Collected data
☆ ☆ ☆ ☆ ☆
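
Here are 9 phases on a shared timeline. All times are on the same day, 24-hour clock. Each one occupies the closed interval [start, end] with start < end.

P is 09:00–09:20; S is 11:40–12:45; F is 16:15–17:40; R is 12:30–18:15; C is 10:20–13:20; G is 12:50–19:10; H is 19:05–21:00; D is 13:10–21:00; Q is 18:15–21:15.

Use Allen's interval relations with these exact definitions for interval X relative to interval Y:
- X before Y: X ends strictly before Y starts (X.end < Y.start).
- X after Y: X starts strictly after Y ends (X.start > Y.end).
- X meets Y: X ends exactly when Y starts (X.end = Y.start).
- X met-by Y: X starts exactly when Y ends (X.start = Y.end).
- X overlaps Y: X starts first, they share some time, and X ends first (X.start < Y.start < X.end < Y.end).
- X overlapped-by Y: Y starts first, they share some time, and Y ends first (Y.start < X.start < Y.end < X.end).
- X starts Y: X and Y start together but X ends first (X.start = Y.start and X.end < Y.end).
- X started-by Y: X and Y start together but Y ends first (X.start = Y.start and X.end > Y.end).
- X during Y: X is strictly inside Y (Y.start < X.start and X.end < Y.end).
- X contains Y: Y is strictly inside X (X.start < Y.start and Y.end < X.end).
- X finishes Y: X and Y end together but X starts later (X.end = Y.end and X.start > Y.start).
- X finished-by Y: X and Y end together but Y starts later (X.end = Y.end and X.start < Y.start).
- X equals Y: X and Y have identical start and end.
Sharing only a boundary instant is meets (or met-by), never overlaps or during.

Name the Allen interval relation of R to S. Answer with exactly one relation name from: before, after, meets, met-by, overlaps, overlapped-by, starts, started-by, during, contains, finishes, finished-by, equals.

R = [12:30, 18:15]; S = [11:40, 12:45].
Compare endpoints: R.start > S.start, R.start < S.end, R.end > S.start, R.end > S.end.
That pattern is 'overlapped-by'.

overlapped-by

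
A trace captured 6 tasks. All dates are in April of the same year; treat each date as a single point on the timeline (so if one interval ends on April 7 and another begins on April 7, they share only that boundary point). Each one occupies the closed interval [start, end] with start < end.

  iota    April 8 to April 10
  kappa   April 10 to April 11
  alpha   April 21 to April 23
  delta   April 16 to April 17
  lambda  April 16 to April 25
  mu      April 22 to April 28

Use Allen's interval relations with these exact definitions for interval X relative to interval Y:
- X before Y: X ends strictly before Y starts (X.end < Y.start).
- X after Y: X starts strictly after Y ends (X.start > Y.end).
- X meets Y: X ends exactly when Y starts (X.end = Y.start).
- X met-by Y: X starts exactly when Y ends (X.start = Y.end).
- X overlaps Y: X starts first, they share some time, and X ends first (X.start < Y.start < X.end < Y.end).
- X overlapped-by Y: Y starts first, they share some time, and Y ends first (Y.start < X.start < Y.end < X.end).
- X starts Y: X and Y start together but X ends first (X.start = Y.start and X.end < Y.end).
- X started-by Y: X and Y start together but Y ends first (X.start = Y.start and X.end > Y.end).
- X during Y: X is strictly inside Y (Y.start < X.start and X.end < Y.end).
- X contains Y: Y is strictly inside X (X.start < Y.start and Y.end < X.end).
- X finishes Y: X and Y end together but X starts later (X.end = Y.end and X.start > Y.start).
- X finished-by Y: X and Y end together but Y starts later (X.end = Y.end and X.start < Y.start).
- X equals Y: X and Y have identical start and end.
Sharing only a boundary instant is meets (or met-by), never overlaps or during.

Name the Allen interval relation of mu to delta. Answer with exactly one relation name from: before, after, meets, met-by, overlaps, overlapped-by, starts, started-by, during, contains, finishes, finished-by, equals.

mu = [April 22, April 28]; delta = [April 16, April 17].
Compare endpoints: mu.start > delta.start, mu.start > delta.end, mu.end > delta.start, mu.end > delta.end.
That pattern is 'after'.

after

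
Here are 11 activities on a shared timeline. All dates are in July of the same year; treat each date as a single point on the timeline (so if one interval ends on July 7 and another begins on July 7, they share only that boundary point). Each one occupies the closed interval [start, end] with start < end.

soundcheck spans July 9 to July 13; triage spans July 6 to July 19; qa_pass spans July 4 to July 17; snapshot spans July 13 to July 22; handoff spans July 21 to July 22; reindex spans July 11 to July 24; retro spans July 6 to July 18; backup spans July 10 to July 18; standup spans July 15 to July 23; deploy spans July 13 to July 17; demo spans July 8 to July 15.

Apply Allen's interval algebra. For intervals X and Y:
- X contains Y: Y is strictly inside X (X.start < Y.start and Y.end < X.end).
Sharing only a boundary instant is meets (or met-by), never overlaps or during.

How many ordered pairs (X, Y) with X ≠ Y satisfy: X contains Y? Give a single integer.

Checking all 110 ordered pairs for relation 'contains'; matching pairs in alphabetical order:
(backup, deploy): backup contains deploy ✓
(demo, soundcheck): demo contains soundcheck ✓
(qa_pass, demo): qa_pass contains demo ✓
(qa_pass, soundcheck): qa_pass contains soundcheck ✓
(reindex, deploy): reindex contains deploy ✓
(reindex, handoff): reindex contains handoff ✓
(reindex, snapshot): reindex contains snapshot ✓
(reindex, standup): reindex contains standup ✓
(retro, demo): retro contains demo ✓
(retro, deploy): retro contains deploy ✓
(retro, soundcheck): retro contains soundcheck ✓
(standup, handoff): standup contains handoff ✓
(triage, backup): triage contains backup ✓
(triage, demo): triage contains demo ✓
(triage, deploy): triage contains deploy ✓
(triage, soundcheck): triage contains soundcheck ✓
Count: 16.

16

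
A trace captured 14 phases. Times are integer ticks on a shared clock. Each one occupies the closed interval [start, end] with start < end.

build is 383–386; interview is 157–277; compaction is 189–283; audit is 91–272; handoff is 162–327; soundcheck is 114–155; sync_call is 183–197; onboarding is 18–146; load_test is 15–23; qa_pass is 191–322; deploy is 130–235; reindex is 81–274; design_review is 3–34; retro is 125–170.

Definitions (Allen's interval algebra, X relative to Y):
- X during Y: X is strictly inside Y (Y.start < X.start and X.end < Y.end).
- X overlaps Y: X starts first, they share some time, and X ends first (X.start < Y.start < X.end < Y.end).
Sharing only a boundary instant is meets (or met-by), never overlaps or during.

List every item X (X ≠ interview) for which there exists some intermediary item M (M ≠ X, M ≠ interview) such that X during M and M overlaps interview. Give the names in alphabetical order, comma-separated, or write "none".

Target interview = [157, 277].
Intermediaries M with M overlaps interview: audit, deploy, reindex, retro.
Via audit — items with X during audit: deploy, retro, soundcheck, sync_call.
Via deploy — items with X during deploy: sync_call.
Via reindex — items with X during reindex: audit, deploy, retro, soundcheck, sync_call.
Via retro — items with X during retro: none.
Union: audit, deploy, retro, soundcheck, sync_call.

audit, deploy, retro, soundcheck, sync_call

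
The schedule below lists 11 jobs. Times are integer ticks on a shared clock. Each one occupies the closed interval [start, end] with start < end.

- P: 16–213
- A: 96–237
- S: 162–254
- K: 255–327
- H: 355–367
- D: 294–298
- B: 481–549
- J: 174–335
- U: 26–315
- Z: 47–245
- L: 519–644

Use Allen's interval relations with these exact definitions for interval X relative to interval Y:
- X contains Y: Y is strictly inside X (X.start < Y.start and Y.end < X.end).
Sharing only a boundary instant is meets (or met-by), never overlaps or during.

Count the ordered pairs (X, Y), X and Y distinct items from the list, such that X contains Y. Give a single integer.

8

Checking all 110 ordered pairs for relation 'contains'; matching pairs in alphabetical order:
(J, D): J contains D ✓
(J, K): J contains K ✓
(K, D): K contains D ✓
(U, A): U contains A ✓
(U, D): U contains D ✓
(U, S): U contains S ✓
(U, Z): U contains Z ✓
(Z, A): Z contains A ✓
Count: 8.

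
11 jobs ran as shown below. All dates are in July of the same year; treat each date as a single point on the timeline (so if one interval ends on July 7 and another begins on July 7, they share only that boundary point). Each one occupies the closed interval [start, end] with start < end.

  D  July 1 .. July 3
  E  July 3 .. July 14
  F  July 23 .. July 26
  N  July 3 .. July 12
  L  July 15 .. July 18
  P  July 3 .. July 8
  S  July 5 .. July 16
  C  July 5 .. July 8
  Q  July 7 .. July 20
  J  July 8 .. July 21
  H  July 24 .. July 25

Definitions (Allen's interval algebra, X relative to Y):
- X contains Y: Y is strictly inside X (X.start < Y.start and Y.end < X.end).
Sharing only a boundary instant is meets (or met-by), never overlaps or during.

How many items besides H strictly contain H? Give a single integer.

1

Target H = [July 24, July 25].
C [July 5, July 8] → before → no.
D [July 1, July 3] → before → no.
E [July 3, July 14] → before → no.
F [July 23, July 26] → contains → counts.
J [July 8, July 21] → before → no.
L [July 15, July 18] → before → no.
N [July 3, July 12] → before → no.
P [July 3, July 8] → before → no.
Q [July 7, July 20] → before → no.
S [July 5, July 16] → before → no.
Total: 1.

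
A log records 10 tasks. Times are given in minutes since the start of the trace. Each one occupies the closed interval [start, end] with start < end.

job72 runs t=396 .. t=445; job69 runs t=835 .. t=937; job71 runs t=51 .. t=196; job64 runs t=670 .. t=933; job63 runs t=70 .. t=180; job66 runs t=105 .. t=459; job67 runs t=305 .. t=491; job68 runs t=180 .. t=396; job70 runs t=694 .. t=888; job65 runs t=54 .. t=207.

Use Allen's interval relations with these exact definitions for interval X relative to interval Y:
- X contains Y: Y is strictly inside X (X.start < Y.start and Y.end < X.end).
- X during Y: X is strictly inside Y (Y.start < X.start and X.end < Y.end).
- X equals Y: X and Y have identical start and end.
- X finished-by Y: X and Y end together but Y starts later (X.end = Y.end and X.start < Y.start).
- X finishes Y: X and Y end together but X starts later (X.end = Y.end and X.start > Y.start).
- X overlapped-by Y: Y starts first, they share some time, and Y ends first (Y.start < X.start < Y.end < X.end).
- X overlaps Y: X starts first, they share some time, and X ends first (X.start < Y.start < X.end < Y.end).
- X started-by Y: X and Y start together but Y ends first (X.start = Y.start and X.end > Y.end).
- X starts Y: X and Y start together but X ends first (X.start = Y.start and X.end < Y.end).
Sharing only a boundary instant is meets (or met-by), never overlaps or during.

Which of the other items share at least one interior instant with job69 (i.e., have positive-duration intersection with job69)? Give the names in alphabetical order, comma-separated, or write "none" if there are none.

Target job69 = [t=835, t=937].
job63 [t=70, t=180] → before → no.
job64 [t=670, t=933] → overlaps → yes.
job65 [t=54, t=207] → before → no.
job66 [t=105, t=459] → before → no.
job67 [t=305, t=491] → before → no.
job68 [t=180, t=396] → before → no.
job70 [t=694, t=888] → overlaps → yes.
job71 [t=51, t=196] → before → no.
job72 [t=396, t=445] → before → no.
Result: job64, job70.

job64, job70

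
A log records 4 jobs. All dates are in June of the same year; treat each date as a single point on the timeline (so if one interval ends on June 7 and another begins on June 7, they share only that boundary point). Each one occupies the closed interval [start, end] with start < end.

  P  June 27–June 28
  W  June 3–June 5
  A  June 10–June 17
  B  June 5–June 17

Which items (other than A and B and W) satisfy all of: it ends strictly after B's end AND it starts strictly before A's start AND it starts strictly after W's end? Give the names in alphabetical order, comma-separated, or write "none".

Conditions: its end is strictly after B's end (X.end > June 17) AND its start is strictly before A's start (X.start < June 10) AND its start is strictly after W's end (X.start > June 5).
P: end June 28 > June 17? ✓; start June 27 < June 10? ✗; start June 27 > June 5? ✓ → no.
Result: none.

none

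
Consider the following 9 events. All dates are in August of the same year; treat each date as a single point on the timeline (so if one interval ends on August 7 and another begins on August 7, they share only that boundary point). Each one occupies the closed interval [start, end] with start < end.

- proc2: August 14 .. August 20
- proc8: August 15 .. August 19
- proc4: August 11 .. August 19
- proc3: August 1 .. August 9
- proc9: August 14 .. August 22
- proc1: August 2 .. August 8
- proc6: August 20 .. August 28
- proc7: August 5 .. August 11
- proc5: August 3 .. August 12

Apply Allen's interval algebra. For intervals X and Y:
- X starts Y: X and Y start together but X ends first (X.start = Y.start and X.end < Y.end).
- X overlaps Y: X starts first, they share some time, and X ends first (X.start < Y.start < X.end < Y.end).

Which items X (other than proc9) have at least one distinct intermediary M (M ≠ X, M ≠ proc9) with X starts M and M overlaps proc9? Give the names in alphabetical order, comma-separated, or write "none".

Target proc9 = [August 14, August 22].
Intermediaries M with M overlaps proc9: proc4.
Via proc4 — items with X starts proc4: none.
Union: none.

none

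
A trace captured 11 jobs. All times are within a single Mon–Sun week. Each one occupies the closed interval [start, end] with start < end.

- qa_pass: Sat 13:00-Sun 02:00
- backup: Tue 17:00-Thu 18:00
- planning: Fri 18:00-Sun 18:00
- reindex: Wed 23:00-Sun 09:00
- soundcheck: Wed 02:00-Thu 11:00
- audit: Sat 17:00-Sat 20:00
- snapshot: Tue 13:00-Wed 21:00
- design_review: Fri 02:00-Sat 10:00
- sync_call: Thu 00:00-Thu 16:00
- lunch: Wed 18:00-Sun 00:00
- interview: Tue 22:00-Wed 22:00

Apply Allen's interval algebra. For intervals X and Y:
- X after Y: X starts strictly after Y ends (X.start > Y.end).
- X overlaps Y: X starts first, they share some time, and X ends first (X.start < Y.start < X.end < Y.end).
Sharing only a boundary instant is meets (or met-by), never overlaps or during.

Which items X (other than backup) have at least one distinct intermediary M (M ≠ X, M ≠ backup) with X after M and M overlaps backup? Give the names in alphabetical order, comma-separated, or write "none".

audit, design_review, planning, qa_pass, reindex, sync_call

Target backup = [Tue 17:00, Thu 18:00].
Intermediaries M with M overlaps backup: snapshot.
Via snapshot — items with X after snapshot: audit, design_review, planning, qa_pass, reindex, sync_call.
Union: audit, design_review, planning, qa_pass, reindex, sync_call.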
☆ ☆ ☆ ☆ ☆
**ASSIGNED TASK**
Give only the lines from the one holding "23 .. July 26" through the one holding "A log records 10", each restated exactly as it appears above.

**RESPONSE TO THIS EXERCISE**
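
  F  July 23 .. July 26
  N  July 3 .. July 12
  L  July 15 .. July 18
  P  July 3 .. July 8
  S  July 5 .. July 16
  C  July 5 .. July 8
  Q  July 7 .. July 20
  J  July 8 .. July 21
  H  July 24 .. July 25

Definitions (Allen's interval algebra, X relative to Y):
- X contains Y: Y is strictly inside X (X.start < Y.start and Y.end < X.end).
Sharing only a boundary instant is meets (or met-by), never overlaps or during.

How many items besides H strictly contain H? Give a single integer.

1

Target H = [July 24, July 25].
C [July 5, July 8] → before → no.
D [July 1, July 3] → before → no.
E [July 3, July 14] → before → no.
F [July 23, July 26] → contains → counts.
J [July 8, July 21] → before → no.
L [July 15, July 18] → before → no.
N [July 3, July 12] → before → no.
P [July 3, July 8] → before → no.
Q [July 7, July 20] → before → no.
S [July 5, July 16] → before → no.
Total: 1.

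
A log records 10 tasks. Times are given in minutes since the start of the trace. Each one occupies the closed interval [start, end] with start < end.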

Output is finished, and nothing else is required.